Problem requirements -
The expected output is every entry, copied exactly.

** Provided entries follows **

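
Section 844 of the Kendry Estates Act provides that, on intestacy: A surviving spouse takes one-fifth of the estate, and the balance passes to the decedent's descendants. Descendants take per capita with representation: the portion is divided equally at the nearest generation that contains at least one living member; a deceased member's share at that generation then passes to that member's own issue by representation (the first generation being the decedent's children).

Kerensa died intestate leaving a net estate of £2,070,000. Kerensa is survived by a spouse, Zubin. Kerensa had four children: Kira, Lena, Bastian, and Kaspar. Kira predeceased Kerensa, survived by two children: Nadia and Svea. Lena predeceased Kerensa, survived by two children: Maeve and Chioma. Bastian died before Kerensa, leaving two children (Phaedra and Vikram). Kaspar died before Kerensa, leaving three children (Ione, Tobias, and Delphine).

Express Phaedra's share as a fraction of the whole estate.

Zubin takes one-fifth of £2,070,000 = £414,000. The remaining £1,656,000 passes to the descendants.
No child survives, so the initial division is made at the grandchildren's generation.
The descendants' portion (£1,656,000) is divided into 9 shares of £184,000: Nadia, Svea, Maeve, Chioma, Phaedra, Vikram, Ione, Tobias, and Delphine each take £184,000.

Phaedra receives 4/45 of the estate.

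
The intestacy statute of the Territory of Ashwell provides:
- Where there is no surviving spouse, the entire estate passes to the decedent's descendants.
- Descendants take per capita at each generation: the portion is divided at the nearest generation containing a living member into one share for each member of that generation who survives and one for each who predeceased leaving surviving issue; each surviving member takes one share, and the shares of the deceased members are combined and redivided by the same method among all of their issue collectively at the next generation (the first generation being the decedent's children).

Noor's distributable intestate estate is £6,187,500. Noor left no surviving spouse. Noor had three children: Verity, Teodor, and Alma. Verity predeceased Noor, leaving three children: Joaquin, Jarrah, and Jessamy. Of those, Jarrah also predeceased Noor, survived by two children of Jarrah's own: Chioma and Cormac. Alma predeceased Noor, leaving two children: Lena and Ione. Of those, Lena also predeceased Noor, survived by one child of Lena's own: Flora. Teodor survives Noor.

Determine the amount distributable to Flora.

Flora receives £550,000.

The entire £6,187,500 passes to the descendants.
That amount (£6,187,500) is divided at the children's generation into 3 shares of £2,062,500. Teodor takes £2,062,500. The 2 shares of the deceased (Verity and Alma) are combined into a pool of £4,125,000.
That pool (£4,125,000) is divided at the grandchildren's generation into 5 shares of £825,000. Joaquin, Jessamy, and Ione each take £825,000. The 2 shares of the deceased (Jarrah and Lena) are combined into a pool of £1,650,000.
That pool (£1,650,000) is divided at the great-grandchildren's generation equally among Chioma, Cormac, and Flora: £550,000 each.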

** End of Provided entries **

Answer to this exercise -
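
Section 844 of the Kendry Estates Act provides that, on intestacy: A surviving spouse takes one-fifth of the estate, and the balance passes to the decedent's descendants. Descendants take per capita with representation: the portion is divided equally at the nearest generation that contains at least one living member; a deceased member's share at that generation then passes to that member's own issue by representation (the first generation being the decedent's children).

Kerensa died intestate leaving a net estate of £2,070,000. Kerensa is survived by a spouse, Zubin. Kerensa had four children: Kira, Lena, Bastian, and Kaspar. Kira predeceased Kerensa, survived by two children: Nadia and Svea. Lena predeceased Kerensa, survived by two children: Maeve and Chioma. Bastian died before Kerensa, leaving two children (Phaedra and Vikram). Kaspar died before Kerensa, leaving three children (Ione, Tobias, and Delphine).

Express Phaedra's share as a fraction of the whole estate.

Zubin takes one-fifth of £2,070,000 = £414,000. The remaining £1,656,000 passes to the descendants.
No child survives, so the initial division is made at the grandchildren's generation.
The descendants' portion (£1,656,000) is divided into 9 shares of £184,000: Nadia, Svea, Maeve, Chioma, Phaedra, Vikram, Ione, Tobias, and Delphine each take £184,000.

Phaedra receives 4/45 of the estate.

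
The intestacy statute of the Territory of Ashwell provides:
- Where there is no surviving spouse, the entire estate passes to the decedent's descendants.
- Descendants take per capita at each generation: the portion is divided at the nearest generation containing a living member into one share for each member of that generation who survives and one for each who predeceased leaving surviving issue; each surviving member takes one share, and the shares of the deceased members are combined and redivided by the same method among all of their issue collectively at the next generation (the first generation being the decedent's children).

Noor's distributable intestate estate is £6,187,500. Noor left no surviving spouse. Noor had three children: Verity, Teodor, and Alma. Verity predeceased Noor, leaving three children: Joaquin, Jarrah, and Jessamy. Of those, Jarrah also predeceased Noor, survived by two children of Jarrah's own: Chioma and Cormac. Alma predeceased Noor, leaving two children: Lena and Ione. Of those, Lena also predeceased Noor, survived by one child of Lena's own: Flora. Teodor survives Noor.

Determine the amount distributable to Flora.

Flora receives £550,000.

The entire £6,187,500 passes to the descendants.
That amount (£6,187,500) is divided at the children's generation into 3 shares of £2,062,500. Teodor takes £2,062,500. The 2 shares of the deceased (Verity and Alma) are combined into a pool of £4,125,000.
That pool (£4,125,000) is divided at the grandchildren's generation into 5 shares of £825,000. Joaquin, Jessamy, and Ione each take £825,000. The 2 shares of the deceased (Jarrah and Lena) are combined into a pool of £1,650,000.
That pool (£1,650,000) is divided at the great-grandchildren's generation equally among Chioma, Cormac, and Flora: £550,000 each.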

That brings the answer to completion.